GOAL OF THE EXERCISE:
Produce as output only the lines below starting at the line with "E2 = [1, 130, 14, 34, 196, 212, 221, 32, 4]" and continuing through the line with "Two plaintexts M1", each one exactly as written.

AVAILABLE DATA:
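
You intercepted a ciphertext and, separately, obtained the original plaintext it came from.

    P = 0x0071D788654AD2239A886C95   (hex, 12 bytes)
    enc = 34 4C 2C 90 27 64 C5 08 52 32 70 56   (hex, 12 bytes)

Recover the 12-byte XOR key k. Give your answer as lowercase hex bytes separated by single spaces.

Since enc = P ⊕ k, XORing both sides with P gives k = P ⊕ enc.
00 ^ 34 = 34
71 ^ 4c = 3d
d7 ^ 2c = fb
88 ^ 90 = 18
65 ^ 27 = 42
4a ^ 64 = 2e
d2 ^ c5 = 17
23 ^ 08 = 2b
9a ^ 52 = c8
88 ^ 32 = ba
6c ^ 70 = 1c
95 ^ 56 = c3

34 3d fb 18 42 2e 17 2b c8 ba 1c c3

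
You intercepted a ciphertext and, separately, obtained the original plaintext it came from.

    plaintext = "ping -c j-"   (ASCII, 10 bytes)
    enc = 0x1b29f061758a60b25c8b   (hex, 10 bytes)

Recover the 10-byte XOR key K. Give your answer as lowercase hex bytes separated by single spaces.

Since enc = plaintext ⊕ K, XORing both sides with plaintext gives K = plaintext ⊕ enc.
70 XOR 1b = 6b
69 XOR 29 = 40
6e XOR f0 = 9e
67 XOR 61 = 06
20 XOR 75 = 55
2d XOR 8a = a7
63 XOR 60 = 03
20 XOR b2 = 92
6a XOR 5c = 36
2d XOR 8b = a6

6b 40 9e 06 55 a7 03 92 36 a6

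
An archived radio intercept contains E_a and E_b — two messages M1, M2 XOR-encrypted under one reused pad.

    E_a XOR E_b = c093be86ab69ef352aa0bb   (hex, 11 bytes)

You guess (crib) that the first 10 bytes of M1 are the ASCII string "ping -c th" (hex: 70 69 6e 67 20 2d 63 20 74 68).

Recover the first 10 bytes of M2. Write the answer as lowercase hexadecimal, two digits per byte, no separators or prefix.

b0fad0e18b448c155ec8

Since E_a ⊕ E_b = M1 ⊕ M2, XORing with the guessed M1 bytes yields the corresponding M2 bytes: M2 = (E_a ⊕ E_b) ⊕ M1.
byte 0: c0 ^ 70 = b0
byte 1: 93 ^ 69 = fa
byte 2: be ^ 6e = d0
byte 3: 86 ^ 67 = e1
byte 4: ab ^ 20 = 8b
byte 5: 69 ^ 2d = 44
byte 6: ef ^ 63 = 8c
byte 7: 35 ^ 20 = 15
byte 8: 2a ^ 74 = 5e
byte 9: a0 ^ 68 = c8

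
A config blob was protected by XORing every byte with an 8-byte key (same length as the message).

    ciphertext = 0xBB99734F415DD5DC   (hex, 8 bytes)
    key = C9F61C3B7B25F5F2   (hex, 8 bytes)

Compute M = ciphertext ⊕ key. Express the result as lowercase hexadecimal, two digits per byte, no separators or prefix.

726f6f743a78202e

XOR is its own inverse, so applying the key byte-wise gives the result directly.
byte 0: bb XOR c9 = 72
byte 1: 99 XOR f6 = 6f
byte 2: 73 XOR 1c = 6f
byte 3: 4f XOR 3b = 74
byte 4: 41 XOR 7b = 3a
byte 5: 5d XOR 25 = 78
byte 6: d5 XOR f5 = 20
byte 7: dc XOR f2 = 2e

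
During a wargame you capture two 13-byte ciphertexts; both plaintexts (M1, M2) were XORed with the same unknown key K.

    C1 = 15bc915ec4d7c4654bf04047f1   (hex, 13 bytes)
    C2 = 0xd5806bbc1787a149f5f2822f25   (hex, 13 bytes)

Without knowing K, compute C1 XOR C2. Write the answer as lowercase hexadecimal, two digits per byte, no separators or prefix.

C1 ⊕ C2 = (M1 ⊕ K) ⊕ (M2 ⊕ K) = M1 ⊕ M2 — the shared key cancels under XOR.
 21 ^ 213 = 192
188 ^ 128 =  60
145 ^ 107 = 250
 94 ^ 188 = 226
196 ^  23 = 211
215 ^ 135 =  80
196 ^ 161 = 101
101 ^  73 =  44
 75 ^ 245 = 190
240 ^ 242 =   2
 64 ^ 130 = 194
 71 ^  47 = 104
241 ^  37 = 212

c03cfae2d350652cbe02c268d4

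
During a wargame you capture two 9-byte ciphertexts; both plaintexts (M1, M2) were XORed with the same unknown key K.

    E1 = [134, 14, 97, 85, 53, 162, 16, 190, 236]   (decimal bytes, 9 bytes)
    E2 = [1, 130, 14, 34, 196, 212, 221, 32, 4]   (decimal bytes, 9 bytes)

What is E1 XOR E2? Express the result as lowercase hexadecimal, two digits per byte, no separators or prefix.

E1 ⊕ E2 = (M1 ⊕ K) ⊕ (M2 ⊕ K) = M1 ⊕ M2 — the shared key cancels under XOR.
134 xor   1 = 135
 14 xor 130 = 140
 97 xor  14 = 111
 85 xor  34 = 119
 53 xor 196 = 241
162 xor 212 = 118
 16 xor 221 = 205
190 xor  32 = 158
236 xor   4 = 232

878c6f77f176cd9ee8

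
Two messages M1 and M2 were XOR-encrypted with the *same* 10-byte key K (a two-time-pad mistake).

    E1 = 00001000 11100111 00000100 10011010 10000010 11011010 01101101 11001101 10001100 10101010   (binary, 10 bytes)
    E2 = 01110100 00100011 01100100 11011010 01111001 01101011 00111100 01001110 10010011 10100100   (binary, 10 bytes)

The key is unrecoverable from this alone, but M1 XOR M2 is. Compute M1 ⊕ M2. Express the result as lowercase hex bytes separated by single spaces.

E1 ⊕ E2 = (M1 ⊕ K) ⊕ (M2 ⊕ K) = M1 ⊕ M2 — the shared key cancels under XOR.
08 xor 74 = 7c
e7 xor 23 = c4
04 xor 64 = 60
9a xor da = 40
82 xor 79 = fb
da xor 6b = b1
6d xor 3c = 51
cd xor 4e = 83
8c xor 93 = 1f
aa xor a4 = 0e

7c c4 60 40 fb b1 51 83 1f 0e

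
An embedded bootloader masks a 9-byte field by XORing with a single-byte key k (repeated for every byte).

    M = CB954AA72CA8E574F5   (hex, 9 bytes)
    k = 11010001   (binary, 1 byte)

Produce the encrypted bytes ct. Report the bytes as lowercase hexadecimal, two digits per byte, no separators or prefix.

The 1-byte key repeats, so the effective keystream is d1 d1 d1 d1 d1 d1 d1 d1 d1.
byte 0: cb ^ d1 = 1a
byte 1: 95 ^ d1 = 44
byte 2: 4a ^ d1 = 9b
byte 3: a7 ^ d1 = 76
byte 4: 2c ^ d1 = fd
byte 5: a8 ^ d1 = 79
byte 6: e5 ^ d1 = 34
byte 7: 74 ^ d1 = a5
byte 8: f5 ^ d1 = 24

1a449b76fd7934a524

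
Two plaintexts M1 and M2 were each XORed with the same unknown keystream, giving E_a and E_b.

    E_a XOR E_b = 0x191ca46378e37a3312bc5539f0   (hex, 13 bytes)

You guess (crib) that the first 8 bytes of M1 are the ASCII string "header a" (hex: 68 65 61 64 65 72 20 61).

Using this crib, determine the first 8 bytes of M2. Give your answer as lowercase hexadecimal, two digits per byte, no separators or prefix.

Since E_a ⊕ E_b = M1 ⊕ M2, XORing with the guessed M1 bytes yields the corresponding M2 bytes: M2 = (E_a ⊕ E_b) ⊕ M1.
byte 0: 19 ⊕ 68 = 71
byte 1: 1c ⊕ 65 = 79
byte 2: a4 ⊕ 61 = c5
byte 3: 63 ⊕ 64 = 07
byte 4: 78 ⊕ 65 = 1d
byte 5: e3 ⊕ 72 = 91
byte 6: 7a ⊕ 20 = 5a
byte 7: 33 ⊕ 61 = 52

7179c5071d915a52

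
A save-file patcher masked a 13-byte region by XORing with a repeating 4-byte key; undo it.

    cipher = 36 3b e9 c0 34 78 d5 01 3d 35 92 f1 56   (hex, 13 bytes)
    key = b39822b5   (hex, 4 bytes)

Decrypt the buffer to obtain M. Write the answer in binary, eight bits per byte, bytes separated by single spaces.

10000101 10100011 11001011 01110101 10000111 11100000 11110111 10110100 10001110 10101101 10110000 01000100 11100101

The 4-byte key repeats, so the effective keystream is b3 98 22 b5 b3 98 22 b5 b3 98 22 b5 b3.
byte 0: 36 ^ b3 = 85
byte 1: 3b ^ 98 = a3
byte 2: e9 ^ 22 = cb
byte 3: c0 ^ b5 = 75
byte 4: 34 ^ b3 = 87
byte 5: 78 ^ 98 = e0
byte 6: d5 ^ 22 = f7
byte 7: 01 ^ b5 = b4
byte 8: 3d ^ b3 = 8e
byte 9: 35 ^ 98 = ad
byte 10: 92 ^ 22 = b0
byte 11: f1 ^ b5 = 44
byte 12: 56 ^ b3 = e5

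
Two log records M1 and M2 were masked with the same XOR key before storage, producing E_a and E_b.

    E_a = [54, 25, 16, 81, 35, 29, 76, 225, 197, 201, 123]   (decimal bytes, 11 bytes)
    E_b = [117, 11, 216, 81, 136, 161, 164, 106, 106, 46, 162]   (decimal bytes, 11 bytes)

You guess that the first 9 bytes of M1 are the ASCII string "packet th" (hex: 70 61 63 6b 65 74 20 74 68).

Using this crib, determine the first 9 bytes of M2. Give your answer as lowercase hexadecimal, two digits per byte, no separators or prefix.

3373ab6bcec8c8ffc7

First, E_a ⊕ E_b = (M1 ⊕ K) ⊕ (M2 ⊕ K) = M1 ⊕ M2, so the key drops out. Then M2 = (M1 ⊕ M2) ⊕ M1 over the first 9 bytes.
byte 0: (36 XOR 75) XOR 70 = 43 XOR 70 = 33
byte 1: (19 XOR 0b) XOR 61 = 12 XOR 61 = 73
byte 2: (10 XOR d8) XOR 63 = c8 XOR 63 = ab
byte 3: (51 XOR 51) XOR 6b = 00 XOR 6b = 6b
byte 4: (23 XOR 88) XOR 65 = ab XOR 65 = ce
byte 5: (1d XOR a1) XOR 74 = bc XOR 74 = c8
byte 6: (4c XOR a4) XOR 20 = e8 XOR 20 = c8
byte 7: (e1 XOR 6a) XOR 74 = 8b XOR 74 = ff
byte 8: (c5 XOR 6a) XOR 68 = af XOR 68 = c7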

RESULT OF THE EXERCISE:
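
    E2 = [1, 130, 14, 34, 196, 212, 221, 32, 4]   (decimal bytes, 9 bytes)

What is E1 XOR E2? Express the result as lowercase hexadecimal, two digits per byte, no separators or prefix.

E1 ⊕ E2 = (M1 ⊕ K) ⊕ (M2 ⊕ K) = M1 ⊕ M2 — the shared key cancels under XOR.
134 xor   1 = 135
 14 xor 130 = 140
 97 xor  14 = 111
 85 xor  34 = 119
 53 xor 196 = 241
162 xor 212 = 118
 16 xor 221 = 205
190 xor  32 = 158
236 xor   4 = 232

878c6f77f176cd9ee8

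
Two messages M1 and M2 were XOR-encrypted with the *same* 10-byte key K (a two-time-pad mistake).

    E1 = 00001000 11100111 00000100 10011010 10000010 11011010 01101101 11001101 10001100 10101010   (binary, 10 bytes)
    E2 = 01110100 00100011 01100100 11011010 01111001 01101011 00111100 01001110 10010011 10100100   (binary, 10 bytes)

The key is unrecoverable from this alone, but M1 XOR M2 is. Compute M1 ⊕ M2. Express the result as lowercase hex bytes separated by single spaces.

E1 ⊕ E2 = (M1 ⊕ K) ⊕ (M2 ⊕ K) = M1 ⊕ M2 — the shared key cancels under XOR.
08 xor 74 = 7c
e7 xor 23 = c4
04 xor 64 = 60
9a xor da = 40
82 xor 79 = fb
da xor 6b = b1
6d xor 3c = 51
cd xor 4e = 83
8c xor 93 = 1f
aa xor a4 = 0e

7c c4 60 40 fb b1 51 83 1f 0e

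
An embedded bootloader masks a 9-byte field by XORing with a single-byte key k (repeated for every byte).

    M = CB954AA72CA8E574F5   (hex, 9 bytes)
    k = 11010001   (binary, 1 byte)

Produce the encrypted bytes ct. Report the bytes as lowercase hexadecimal, two digits per byte, no separators or prefix.

The 1-byte key repeats, so the effective keystream is d1 d1 d1 d1 d1 d1 d1 d1 d1.
byte 0: cb ^ d1 = 1a
byte 1: 95 ^ d1 = 44
byte 2: 4a ^ d1 = 9b
byte 3: a7 ^ d1 = 76
byte 4: 2c ^ d1 = fd
byte 5: a8 ^ d1 = 79
byte 6: e5 ^ d1 = 34
byte 7: 74 ^ d1 = a5
byte 8: f5 ^ d1 = 24

1a449b76fd7934a524

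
Two plaintexts M1 and M2 were each XORed with the same unknown keystream, giving E_a and E_b.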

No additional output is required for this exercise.